What this task involves → Write the listing below again, word for word.

Data provided →

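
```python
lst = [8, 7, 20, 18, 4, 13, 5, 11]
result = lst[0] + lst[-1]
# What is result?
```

lst has length 8. lst[0] = 8.
lst has length 8. Negative index -1 maps to positive index 8 + (-1) = 7. lst[7] = 11.
Sum: 8 + 11 = 19.

19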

Response below →
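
```python
lst = [8, 7, 20, 18, 4, 13, 5, 11]
result = lst[0] + lst[-1]
# What is result?
```

lst has length 8. lst[0] = 8.
lst has length 8. Negative index -1 maps to positive index 8 + (-1) = 7. lst[7] = 11.
Sum: 8 + 11 = 19.

19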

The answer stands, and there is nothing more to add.